══ Record set ══

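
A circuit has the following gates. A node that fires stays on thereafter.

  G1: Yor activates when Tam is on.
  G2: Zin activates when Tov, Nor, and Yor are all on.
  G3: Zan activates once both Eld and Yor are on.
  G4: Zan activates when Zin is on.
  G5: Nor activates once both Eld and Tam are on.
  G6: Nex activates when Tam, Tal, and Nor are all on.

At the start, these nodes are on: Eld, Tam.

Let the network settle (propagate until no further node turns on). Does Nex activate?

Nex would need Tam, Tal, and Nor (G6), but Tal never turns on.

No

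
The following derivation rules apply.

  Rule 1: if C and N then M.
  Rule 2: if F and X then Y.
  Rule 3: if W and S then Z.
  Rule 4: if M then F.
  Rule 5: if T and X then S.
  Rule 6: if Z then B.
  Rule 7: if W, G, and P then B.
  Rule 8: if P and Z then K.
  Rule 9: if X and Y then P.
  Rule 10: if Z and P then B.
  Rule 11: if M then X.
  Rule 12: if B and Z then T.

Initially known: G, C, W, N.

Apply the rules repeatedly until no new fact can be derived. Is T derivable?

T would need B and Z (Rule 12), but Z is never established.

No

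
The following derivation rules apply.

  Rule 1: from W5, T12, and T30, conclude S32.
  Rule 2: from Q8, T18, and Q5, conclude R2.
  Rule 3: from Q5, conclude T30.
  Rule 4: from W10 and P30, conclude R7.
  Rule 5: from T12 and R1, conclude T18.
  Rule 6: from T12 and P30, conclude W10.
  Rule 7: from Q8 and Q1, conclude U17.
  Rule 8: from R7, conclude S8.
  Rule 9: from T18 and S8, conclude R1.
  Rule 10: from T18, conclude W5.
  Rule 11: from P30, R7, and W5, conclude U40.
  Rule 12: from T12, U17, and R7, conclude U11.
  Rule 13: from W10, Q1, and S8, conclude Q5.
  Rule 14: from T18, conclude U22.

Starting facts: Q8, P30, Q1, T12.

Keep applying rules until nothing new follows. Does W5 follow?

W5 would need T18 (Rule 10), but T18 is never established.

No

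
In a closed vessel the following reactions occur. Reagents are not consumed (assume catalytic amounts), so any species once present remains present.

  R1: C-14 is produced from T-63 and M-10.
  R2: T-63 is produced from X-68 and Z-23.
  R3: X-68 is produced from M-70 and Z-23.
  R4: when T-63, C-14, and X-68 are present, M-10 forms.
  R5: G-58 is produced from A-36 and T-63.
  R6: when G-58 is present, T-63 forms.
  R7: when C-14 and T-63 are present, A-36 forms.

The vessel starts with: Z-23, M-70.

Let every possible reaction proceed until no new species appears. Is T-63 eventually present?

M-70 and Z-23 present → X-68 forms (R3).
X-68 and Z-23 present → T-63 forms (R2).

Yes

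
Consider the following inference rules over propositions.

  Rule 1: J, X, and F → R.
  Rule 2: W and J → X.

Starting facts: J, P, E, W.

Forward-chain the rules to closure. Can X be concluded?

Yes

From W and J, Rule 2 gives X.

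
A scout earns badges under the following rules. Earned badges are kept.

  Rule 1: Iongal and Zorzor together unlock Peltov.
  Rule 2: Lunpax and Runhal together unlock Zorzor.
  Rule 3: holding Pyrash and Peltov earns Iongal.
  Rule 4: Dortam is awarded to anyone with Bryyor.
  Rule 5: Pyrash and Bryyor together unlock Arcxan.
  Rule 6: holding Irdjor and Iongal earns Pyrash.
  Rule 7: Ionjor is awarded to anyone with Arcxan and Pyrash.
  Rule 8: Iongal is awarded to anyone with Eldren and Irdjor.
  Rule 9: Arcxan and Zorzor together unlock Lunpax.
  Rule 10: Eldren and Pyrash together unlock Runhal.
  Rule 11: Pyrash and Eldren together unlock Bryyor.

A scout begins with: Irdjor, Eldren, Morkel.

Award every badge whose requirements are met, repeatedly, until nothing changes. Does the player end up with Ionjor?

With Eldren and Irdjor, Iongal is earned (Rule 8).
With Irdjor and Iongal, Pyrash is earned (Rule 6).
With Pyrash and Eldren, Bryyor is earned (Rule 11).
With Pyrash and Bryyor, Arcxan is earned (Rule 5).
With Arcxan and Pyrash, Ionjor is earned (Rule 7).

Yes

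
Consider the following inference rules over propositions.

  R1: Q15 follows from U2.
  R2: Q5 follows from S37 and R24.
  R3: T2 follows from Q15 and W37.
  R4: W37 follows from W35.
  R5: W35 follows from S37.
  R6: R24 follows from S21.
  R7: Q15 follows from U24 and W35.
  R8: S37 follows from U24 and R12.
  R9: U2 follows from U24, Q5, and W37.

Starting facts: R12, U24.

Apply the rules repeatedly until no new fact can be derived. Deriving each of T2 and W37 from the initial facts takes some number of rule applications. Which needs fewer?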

═══

Activity:
The lines to copy are those above that contain "once".

Task result:
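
  G3: Zan activates once both Eld and Yor are on.
  G5: Nor activates once both Eld and Tam are on.
In a closed vessel the following reactions occur. Reagents are not consumed (assume catalytic amounts), so any species once present remains present.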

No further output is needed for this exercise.